### Exercise objective
Extract the lines from the first line of the records below through the line containing "A5. Offense involved", inclusive, and reproduce them exactly as written.

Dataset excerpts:
::::
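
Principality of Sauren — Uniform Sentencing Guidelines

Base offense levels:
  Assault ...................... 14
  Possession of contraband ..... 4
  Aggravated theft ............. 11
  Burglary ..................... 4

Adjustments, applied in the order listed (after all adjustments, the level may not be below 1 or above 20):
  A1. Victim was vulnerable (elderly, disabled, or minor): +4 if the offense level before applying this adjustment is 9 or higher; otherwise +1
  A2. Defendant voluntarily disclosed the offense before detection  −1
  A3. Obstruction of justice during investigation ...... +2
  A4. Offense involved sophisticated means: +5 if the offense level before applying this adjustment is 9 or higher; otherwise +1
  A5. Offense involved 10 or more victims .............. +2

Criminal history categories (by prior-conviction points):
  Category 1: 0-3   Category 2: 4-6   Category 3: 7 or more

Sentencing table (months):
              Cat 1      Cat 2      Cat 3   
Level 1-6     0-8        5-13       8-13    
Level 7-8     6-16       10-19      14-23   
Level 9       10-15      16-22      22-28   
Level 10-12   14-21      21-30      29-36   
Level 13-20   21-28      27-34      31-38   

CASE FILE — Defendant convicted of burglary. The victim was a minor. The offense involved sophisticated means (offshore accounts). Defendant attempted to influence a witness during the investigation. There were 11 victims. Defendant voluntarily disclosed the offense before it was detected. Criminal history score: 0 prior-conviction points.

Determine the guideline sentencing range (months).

10-15 months

Base offense level for burglary: 4.
A1 applies (level before this adjustment is 4 < 9, so +1): 4 + 1 = 5.
A2 applies: 5 − 1 = 4.
A3 applies: 4 + 2 = 6.
A4 applies (level before this adjustment is 6 < 9, so +1): 6 + 1 = 7.
A5 applies: 7 + 2 = 9.
Final offense level: 9.
Criminal history: 0 prior points → Category 1 (0-3).
Level 9 falls in the 9 band.
Grid: Level 9 × Category 1 = 10-15 months.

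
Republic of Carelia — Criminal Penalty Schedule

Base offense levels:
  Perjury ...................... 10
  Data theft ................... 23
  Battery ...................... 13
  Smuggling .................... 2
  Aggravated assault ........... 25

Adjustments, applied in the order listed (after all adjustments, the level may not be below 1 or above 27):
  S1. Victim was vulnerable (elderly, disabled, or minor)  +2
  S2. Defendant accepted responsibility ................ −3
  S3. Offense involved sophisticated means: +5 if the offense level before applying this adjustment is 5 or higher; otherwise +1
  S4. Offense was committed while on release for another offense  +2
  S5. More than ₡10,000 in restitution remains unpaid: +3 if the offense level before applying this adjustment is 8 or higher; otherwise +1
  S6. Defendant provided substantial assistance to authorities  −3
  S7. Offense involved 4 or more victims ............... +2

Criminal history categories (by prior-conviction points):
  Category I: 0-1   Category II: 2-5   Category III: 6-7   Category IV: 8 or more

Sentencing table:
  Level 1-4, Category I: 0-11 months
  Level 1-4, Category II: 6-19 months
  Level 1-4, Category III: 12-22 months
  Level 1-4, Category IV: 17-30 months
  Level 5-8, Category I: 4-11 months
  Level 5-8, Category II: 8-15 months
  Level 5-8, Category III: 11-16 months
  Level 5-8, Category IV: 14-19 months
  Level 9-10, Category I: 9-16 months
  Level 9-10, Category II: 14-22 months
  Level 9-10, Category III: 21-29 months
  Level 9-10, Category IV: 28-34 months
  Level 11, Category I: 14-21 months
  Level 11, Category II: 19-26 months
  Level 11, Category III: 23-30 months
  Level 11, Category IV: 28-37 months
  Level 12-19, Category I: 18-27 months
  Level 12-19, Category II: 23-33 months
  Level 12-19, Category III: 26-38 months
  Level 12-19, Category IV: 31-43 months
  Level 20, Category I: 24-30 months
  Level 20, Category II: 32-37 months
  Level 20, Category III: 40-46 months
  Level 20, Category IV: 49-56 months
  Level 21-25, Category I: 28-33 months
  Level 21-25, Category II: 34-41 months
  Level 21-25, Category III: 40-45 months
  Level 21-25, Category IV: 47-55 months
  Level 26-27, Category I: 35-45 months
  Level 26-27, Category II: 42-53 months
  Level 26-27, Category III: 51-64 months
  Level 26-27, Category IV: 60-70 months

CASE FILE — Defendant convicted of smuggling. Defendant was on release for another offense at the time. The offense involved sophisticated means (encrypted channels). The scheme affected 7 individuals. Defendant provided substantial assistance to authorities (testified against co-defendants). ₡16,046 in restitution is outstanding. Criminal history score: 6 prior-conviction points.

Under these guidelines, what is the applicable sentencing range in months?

11-16 months

Base offense level for smuggling: 2.
S1 does not apply.
S3 applies (level before this adjustment is 2 < 5, so +1): 2 + 1 = 3.
S4 applies: 3 + 2 = 5.
S5 applies (level before this adjustment is 5 < 8, so +1): 5 + 1 = 6.
S6 applies: 6 − 3 = 3.
S7 applies: 3 + 2 = 5.
Final offense level: 5.
Criminal history: 6 prior points → Category III (6-7).
Level 5 falls in the 5-8 band.
Grid: Level 5-8 × Category III = 11-16 months.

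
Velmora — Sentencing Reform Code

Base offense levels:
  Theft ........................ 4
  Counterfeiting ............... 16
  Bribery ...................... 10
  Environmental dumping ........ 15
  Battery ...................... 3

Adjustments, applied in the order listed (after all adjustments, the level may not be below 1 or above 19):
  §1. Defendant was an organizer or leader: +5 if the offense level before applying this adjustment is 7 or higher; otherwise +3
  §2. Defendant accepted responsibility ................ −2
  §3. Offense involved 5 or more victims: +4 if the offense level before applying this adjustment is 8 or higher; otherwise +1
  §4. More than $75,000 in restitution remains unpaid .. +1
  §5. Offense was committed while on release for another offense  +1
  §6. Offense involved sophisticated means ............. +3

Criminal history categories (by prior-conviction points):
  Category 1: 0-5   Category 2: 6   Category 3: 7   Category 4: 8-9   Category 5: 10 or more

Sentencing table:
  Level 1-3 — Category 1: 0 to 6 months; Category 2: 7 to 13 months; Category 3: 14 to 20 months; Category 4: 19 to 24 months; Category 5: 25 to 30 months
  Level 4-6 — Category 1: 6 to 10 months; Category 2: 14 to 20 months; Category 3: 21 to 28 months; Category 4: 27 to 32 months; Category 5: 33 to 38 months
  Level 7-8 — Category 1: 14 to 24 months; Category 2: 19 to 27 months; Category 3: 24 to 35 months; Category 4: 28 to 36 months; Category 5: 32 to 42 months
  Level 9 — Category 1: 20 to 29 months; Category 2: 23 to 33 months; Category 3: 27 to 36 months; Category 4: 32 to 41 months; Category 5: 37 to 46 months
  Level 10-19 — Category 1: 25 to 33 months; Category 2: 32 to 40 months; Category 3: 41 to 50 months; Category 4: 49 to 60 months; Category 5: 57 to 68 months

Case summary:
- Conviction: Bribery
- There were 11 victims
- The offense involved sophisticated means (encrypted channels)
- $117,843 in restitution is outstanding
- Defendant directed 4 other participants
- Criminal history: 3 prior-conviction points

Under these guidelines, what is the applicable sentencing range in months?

Base offense level for bribery: 10.
§1 applies (level before this adjustment is 10 ≥ 7, so +5): 10 + 5 = 15.
§3 applies (level before this adjustment is 15 ≥ 8, so +4): 15 + 4 = 19.
§4 applies: 19 + 1 = 20.
§5 does not apply.
§6 applies: 20 + 3 = 23.
Level 23 exceeds the maximum of 19; capped at 19.
Final offense level: 19.
Criminal history: 3 prior points → Category 1 (0-5).
Level 19 falls in the 10-19 band.
Grid: Level 10-19 × Category 1 = 25-33 months.

25-33 months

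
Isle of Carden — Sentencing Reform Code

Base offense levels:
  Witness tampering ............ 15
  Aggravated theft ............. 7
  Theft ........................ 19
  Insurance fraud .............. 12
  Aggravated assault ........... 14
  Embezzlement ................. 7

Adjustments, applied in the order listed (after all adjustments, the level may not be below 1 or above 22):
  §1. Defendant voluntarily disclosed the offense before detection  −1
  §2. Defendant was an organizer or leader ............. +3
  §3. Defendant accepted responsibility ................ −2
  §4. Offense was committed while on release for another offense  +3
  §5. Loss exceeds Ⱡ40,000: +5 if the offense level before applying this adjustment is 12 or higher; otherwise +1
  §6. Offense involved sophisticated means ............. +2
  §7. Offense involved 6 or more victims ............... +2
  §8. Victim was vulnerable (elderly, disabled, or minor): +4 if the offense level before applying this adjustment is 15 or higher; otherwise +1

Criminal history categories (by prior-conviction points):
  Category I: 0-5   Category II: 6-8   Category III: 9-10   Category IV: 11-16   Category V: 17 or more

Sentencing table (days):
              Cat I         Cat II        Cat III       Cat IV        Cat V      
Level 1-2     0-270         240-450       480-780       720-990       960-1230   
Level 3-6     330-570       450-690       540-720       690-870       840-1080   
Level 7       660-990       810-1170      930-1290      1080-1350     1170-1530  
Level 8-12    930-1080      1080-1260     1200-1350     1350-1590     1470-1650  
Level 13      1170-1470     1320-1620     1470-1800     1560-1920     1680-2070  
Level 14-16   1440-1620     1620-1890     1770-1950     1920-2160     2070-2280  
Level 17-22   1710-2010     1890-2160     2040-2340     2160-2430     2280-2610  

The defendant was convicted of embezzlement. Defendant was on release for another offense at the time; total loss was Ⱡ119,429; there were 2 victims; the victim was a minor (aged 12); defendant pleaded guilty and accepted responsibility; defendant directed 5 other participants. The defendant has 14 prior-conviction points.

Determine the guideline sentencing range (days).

Base offense level for embezzlement: 7.
§2 applies: 7 + 3 = 10.
§3 applies: 10 − 2 = 8.
§4 applies: 8 + 3 = 11.
§5 applies (level before this adjustment is 11 < 12, so +1): 11 + 1 = 12.
§7 does not apply.
§8 applies (level before this adjustment is 12 < 15, so +1): 12 + 1 = 13.
Final offense level: 13.
Criminal history: 14 prior points → Category IV (11-16).
Level 13 falls in the 13 band.
Grid: Level 13 × Category IV = 1560-1920 days.

1560-1920 days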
::::
### Written response
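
Principality of Sauren — Uniform Sentencing Guidelines

Base offense levels:
  Assault ...................... 14
  Possession of contraband ..... 4
  Aggravated theft ............. 11
  Burglary ..................... 4

Adjustments, applied in the order listed (after all adjustments, the level may not be below 1 or above 20):
  A1. Victim was vulnerable (elderly, disabled, or minor): +4 if the offense level before applying this adjustment is 9 or higher; otherwise +1
  A2. Defendant voluntarily disclosed the offense before detection  −1
  A3. Obstruction of justice during investigation ...... +2
  A4. Offense involved sophisticated means: +5 if the offense level before applying this adjustment is 9 or higher; otherwise +1
  A5. Offense involved 10 or more victims .............. +2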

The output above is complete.